[Collected data entries]

--

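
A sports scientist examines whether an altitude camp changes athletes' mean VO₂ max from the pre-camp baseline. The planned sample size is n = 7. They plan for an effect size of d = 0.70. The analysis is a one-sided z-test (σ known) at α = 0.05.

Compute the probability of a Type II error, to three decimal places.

Noncentrality parameter: δ = d·√n = 0.70 × √7 = 1.8520
Critical value for a one-sided test at α = 0.05: z_α = 1.645.
Power = P(Z > 1.645 − δ) = Φ(0.207) = 0.5821.
Type II error: β = 1 − power = 1 − 0.5821 = 0.4179.

β ≈ 0.418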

--

* _WORK TO COMPLETE_: Output all of the records, keeping every word exact.

* _TASK RESPONSE_:
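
A sports scientist examines whether an altitude camp changes athletes' mean VO₂ max from the pre-camp baseline. The planned sample size is n = 7. They plan for an effect size of d = 0.70. The analysis is a one-sided z-test (σ known) at α = 0.05.

Compute the probability of a Type II error, to three decimal places.

Noncentrality parameter: δ = d·√n = 0.70 × √7 = 1.8520
Critical value for a one-sided test at α = 0.05: z_α = 1.645.
Power = P(Z > 1.645 − δ) = Φ(0.207) = 0.5821.
Type II error: β = 1 − power = 1 − 0.5821 = 0.4179.

β ≈ 0.418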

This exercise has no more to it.